##### Provided data #####

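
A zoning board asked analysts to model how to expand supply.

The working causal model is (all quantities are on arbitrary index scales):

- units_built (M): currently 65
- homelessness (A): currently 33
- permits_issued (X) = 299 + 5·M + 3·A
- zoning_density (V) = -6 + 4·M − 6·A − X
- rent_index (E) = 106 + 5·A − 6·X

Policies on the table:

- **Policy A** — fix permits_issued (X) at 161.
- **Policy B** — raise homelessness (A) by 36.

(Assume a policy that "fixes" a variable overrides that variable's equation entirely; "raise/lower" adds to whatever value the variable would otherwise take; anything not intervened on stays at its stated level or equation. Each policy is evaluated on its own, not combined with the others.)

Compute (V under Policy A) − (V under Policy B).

886

Policy A (X := 161):
  M = 65
  A = 33
  X = 161
  V = -6 + 4·65 − 6·33 − 161 = -105
Policy B (A + 36):
  M = 65
  A = 33 + 36 = 69
  X = 299 + 5·65 + 3·69 = 831
  V = -6 + 4·65 − 6·69 − 831 = -991
V: -105 − (-991) = 886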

#####

■ **What the task asks**
Without leaving anything out, transcribe the records above exactly.

■ **Written response**
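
A zoning board asked analysts to model how to expand supply.

The working causal model is (all quantities are on arbitrary index scales):

- units_built (M): currently 65
- homelessness (A): currently 33
- permits_issued (X) = 299 + 5·M + 3·A
- zoning_density (V) = -6 + 4·M − 6·A − X
- rent_index (E) = 106 + 5·A − 6·X

Policies on the table:

- **Policy A** — fix permits_issued (X) at 161.
- **Policy B** — raise homelessness (A) by 36.

(Assume a policy that "fixes" a variable overrides that variable's equation entirely; "raise/lower" adds to whatever value the variable would otherwise take; anything not intervened on stays at its stated level or equation. Each policy is evaluated on its own, not combined with the others.)

Compute (V under Policy A) − (V under Policy B).

886

Policy A (X := 161):
  M = 65
  A = 33
  X = 161
  V = -6 + 4·65 − 6·33 − 161 = -105
Policy B (A + 36):
  M = 65
  A = 33 + 36 = 69
  X = 299 + 5·65 + 3·69 = 831
  V = -6 + 4·65 − 6·69 − 831 = -991
V: -105 − (-991) = 886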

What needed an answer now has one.